▸ TASK BRIEF: Locate every line in the records below that holds the word "initial" and return each one.

================

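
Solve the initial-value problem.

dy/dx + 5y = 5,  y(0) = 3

General solution: y = 1 + Ce^(-5x)
Applying y(0) = 3: C = 3 - 1 = 2
Particular solution: y = 1 + 2e^(-5x)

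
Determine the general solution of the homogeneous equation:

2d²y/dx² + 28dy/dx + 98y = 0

Characteristic equation: 2r² + 28r + 98 = 0
Divide by 2: r² + 14r + 49 = 0
Factored: (r + 7)² = 0
Repeated root: r = -7
General solution: y = (C₁ + C₂x)e^(-7x)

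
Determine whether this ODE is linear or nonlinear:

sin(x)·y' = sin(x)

Linear (y and its derivatives appear to the first power only, no products of y terms)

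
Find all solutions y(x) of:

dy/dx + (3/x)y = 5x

Using integrating factor method:

General solution: y = x^2 + Cx^(-3)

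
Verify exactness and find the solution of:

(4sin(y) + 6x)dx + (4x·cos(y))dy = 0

Verify exactness: ∂M/∂y = ∂N/∂x ✓
Find F(x,y) such that ∂F/∂x = M, ∂F/∂y = N
Solution: 4x·sin(y) + 3x² = C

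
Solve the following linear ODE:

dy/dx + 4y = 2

Using integrating factor method:

General solution: y = 1/2 + Ce^(-4x)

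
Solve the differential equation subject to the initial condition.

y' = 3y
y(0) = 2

General solution: y = Ce^(3x)
Applying IC y(0) = 2:
Particular solution: y = 2e^(3x)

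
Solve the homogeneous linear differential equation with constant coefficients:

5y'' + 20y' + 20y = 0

Characteristic equation: 5r² + 20r + 20 = 0
Divide by 5: r² + 4r + 4 = 0
Factored: (r + 2)² = 0
Repeated root: r = -2
General solution: y = (C₁ + C₂x)e^(-2x)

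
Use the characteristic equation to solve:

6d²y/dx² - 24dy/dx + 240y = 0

Characteristic equation: 6r² - 24r + 240 = 0
Divide by 6: r² - 4r + 40 = 0
Roots: r = 2 ± 6i (complex conjugates)
General solution: y = e^(2x)(C₁cos(6x) + C₂sin(6x))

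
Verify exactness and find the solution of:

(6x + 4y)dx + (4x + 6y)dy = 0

Verify exactness: ∂M/∂y = ∂N/∂x ✓
Find F(x,y) such that ∂F/∂x = M, ∂F/∂y = N
Solution: 3x² + 4xy + 3y² = C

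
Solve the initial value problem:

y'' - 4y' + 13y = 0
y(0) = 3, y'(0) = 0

General solution: y = e^(2x)(C₁cos(3x) + C₂sin(3x))
Complex roots r = 2 ± 3i
Applying ICs: C₁ = 3, C₂ = -2
Particular solution: y = e^(2x)(3cos(3x) - 2sin(3x))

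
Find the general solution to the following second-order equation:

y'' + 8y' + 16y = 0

Characteristic equation: r² + 8r + 16 = 0
Factored: (r + 4)² = 0
Repeated root: r = -4
General solution: y = (C₁ + C₂x)e^(-4x)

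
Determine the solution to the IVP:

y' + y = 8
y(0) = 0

General solution: y = 8 + Ce^(-x)
Applying y(0) = 0: C = 0 - 8 = -8
Particular solution: y = 8 - 8e^(-x)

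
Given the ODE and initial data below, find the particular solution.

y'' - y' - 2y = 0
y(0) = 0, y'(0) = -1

General solution: y = C₁e^(2x) + C₂e^(-x)
Applying ICs: C₁ = -1/3, C₂ = 1/3
Particular solution: y = -(1/3)e^(2x) + (1/3)e^(-x)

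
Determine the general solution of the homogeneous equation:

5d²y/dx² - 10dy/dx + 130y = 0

Characteristic equation: 5r² - 10r + 130 = 0
Divide by 5: r² - 2r + 26 = 0
Roots: r = 1 ± 5i (complex conjugates)
General solution: y = e^x(C₁cos(5x) + C₂sin(5x))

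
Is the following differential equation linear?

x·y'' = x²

Yes. Linear (y and its derivatives appear to the first power only, no products of y terms)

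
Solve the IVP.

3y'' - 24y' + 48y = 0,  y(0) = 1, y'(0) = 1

General solution: y = (C₁ + C₂x)e^(4x)
Repeated root r = 4
Applying ICs: C₁ = 1, C₂ = -3
Particular solution: y = (1 - 3x)e^(4x)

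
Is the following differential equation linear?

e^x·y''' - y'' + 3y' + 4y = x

Yes. Linear (y and its derivatives appear to the first power only, no products of y terms)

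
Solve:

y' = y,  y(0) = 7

General solution: y = Ce^x
Applying IC y(0) = 7:
Particular solution: y = 7e^x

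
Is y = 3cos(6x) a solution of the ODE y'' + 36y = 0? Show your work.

Verification:
y'' = -108cos(6x)
y'' + 36y = 0 ✓

Yes, it is a solution.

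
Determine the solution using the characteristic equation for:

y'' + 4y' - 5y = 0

Characteristic equation: r² + 4r - 5 = 0
Roots: r = 1, -5 (distinct real)
General solution: y = C₁e^x + C₂e^(-5x)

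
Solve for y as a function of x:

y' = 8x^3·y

Separating variables and integrating:
ln|y| = 2x^4 + C

General solution: y = Ce^(2x^4)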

================

▸ WRITTEN REPLY:
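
Solve the initial-value problem.
Solve the differential equation subject to the initial condition.
Solve the initial value problem:
Given the ODE and initial data below, find the particular solution.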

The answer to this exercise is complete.